» **Exercise details**:
In the entries below, count every line with the string "submits". State the count and nothing else.

» **Saved data entries**:
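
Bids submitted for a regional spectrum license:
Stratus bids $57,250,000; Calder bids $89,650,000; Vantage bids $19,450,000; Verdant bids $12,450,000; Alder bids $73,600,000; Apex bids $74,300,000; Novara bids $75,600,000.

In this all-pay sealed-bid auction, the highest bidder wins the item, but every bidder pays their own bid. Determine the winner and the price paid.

Bids ranked: 89,650,000 (Calder) > 75,600,000 (Novara) > 74,300,000 (Apex) > 73,600,000 (Alder) > 57,250,000 (Stratus) > 19,450,000 (Vantage) > …
Calder wins with the top bid; all bids are sunk regardless.

Calder pays $89,650,000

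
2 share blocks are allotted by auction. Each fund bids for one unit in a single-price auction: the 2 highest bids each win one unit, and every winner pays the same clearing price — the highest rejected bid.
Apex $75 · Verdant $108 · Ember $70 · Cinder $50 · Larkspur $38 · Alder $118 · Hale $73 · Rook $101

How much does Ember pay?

Ember pays $0

Sorting: 118 (Alder), 108 (Verdant), 101 (Rook), 75 (Apex), …
The 2 highest are Alder, Verdant.
Clearing price = highest rejected bid = $101.
Ember does not win → pays $0.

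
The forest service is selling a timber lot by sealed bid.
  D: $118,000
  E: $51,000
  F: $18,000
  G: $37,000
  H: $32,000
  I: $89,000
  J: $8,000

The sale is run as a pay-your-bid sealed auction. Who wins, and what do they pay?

Rule: the highest bidder wins and pays their own bid.
Bids ranked: 118,000 (D) > 89,000 (I) > 51,000 (E) > 37,000 (G) > 32,000 (H) > 18,000 (F) > …
First-price: D pays what they bid, $118,000.

D pays $118,000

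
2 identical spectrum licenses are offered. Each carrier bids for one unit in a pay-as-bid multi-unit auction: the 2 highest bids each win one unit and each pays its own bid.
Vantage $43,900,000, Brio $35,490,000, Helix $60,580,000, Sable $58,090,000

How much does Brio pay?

Brio pays $0

Bids ranked high→low: 60,580,000 (Helix), 58,090,000 (Sable), 43,900,000 (Vantage), 35,490,000 (Brio)
Top 2: Helix, Sable.
Brio does not win → $0.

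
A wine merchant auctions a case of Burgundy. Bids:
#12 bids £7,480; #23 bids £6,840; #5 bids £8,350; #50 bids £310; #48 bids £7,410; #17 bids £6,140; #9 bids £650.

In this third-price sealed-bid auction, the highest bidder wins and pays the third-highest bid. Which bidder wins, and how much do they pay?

Rule: the highest bidder wins and pays the third-highest bid.
Bids ranked: 8,350 (#5) > 7,480 (#12) > 7,410 (#48) > 6,840 (#23) > 6,140 (#17) > 650 (#9) > …
#5 is highest; pays the third-highest bid, £7,410.

#5 pays £7,410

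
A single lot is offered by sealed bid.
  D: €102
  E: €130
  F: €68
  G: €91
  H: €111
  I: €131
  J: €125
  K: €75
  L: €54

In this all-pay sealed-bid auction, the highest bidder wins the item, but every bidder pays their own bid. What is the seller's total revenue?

Rule: the highest bidder wins the item, but every bidder pays their own bid.
Bids ranked: 131 (I) > 130 (E) > 125 (J) > 111 (H) > 102 (D) > 91 (G) > …
Every bidder forfeits their bid regardless of winning.
Revenue = 102 + 130 + 68 + 91 + 111 + 131 + 125 + 75 + 54 = €887.

Total revenue: €887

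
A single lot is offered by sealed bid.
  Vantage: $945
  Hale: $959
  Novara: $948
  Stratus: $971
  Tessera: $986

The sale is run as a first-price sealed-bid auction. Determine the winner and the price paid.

First-price sealed-bid auction: the highest bidder wins and pays their own bid.
Bids in order: 986 (Tessera) > 971 (Stratus) > 959 (Hale) > 948 (Novara) > 945 (Vantage)
First-price: Tessera pays what they bid, $986.

Tessera pays $986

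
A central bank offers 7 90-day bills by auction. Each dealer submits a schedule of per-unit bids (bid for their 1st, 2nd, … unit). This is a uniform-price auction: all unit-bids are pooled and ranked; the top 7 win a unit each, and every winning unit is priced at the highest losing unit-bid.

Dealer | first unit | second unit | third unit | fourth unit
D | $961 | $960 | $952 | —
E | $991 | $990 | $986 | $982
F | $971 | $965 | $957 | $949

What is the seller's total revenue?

All unit-bids, highest first — top 7: 991 (E-1), 990 (E-2), 986 (E-3), 982 (E-4), 971 (F-1), 965 (F-2), 961 (D-1)
Highest rejected unit-bid = $960.
Allocation: D 1, E 4, F 2. Every unit priced at $960.
Revenue = 7 × 960 = $6,720.

Total revenue: $6,720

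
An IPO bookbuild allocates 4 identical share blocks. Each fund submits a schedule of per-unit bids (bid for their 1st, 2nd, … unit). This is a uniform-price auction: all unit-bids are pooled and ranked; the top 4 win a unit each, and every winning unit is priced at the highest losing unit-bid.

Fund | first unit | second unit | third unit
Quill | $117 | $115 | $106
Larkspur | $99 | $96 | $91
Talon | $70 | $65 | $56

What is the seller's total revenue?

Merging the schedules and taking the best 4: 117 (Quill-1), 115 (Quill-2), 106 (Quill-3), 99 (Larkspur-1)
Highest rejected unit-bid = $96.
Allocation: Larkspur 1, Quill 3. Every unit priced at $96.
Revenue = 4 × 96 = $384.

Total revenue: $384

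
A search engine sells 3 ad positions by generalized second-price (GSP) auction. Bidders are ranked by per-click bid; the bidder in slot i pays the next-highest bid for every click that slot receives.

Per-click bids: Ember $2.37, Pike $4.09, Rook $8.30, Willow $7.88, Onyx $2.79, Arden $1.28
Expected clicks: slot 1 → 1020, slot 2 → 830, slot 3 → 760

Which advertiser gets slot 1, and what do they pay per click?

Rook; $7.88 per click

Ranked by bid: $8.30 (Rook) > $7.88 (Willow) > $4.09 (Pike) > $2.79 (Onyx) > …
Slot 1 goes to the first-ranked bidder, Rook, who pays the next bid down: $7.88/click.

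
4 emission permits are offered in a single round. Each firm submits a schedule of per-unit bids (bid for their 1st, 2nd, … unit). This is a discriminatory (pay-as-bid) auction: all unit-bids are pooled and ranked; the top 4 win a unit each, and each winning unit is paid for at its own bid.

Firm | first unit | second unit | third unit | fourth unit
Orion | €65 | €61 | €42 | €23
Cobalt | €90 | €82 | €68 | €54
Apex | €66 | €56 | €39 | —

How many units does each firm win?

All unit-bids, highest first — top 4: 90 (Cobalt-1), 82 (Cobalt-2), 68 (Cobalt-3), 66 (Apex-1)
Next rejected bid: €65 (not a price — pay-as-bid).
Allocation: Apex 1, Cobalt 3.

Apex 1, Cobalt 3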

» **Answer below**:
3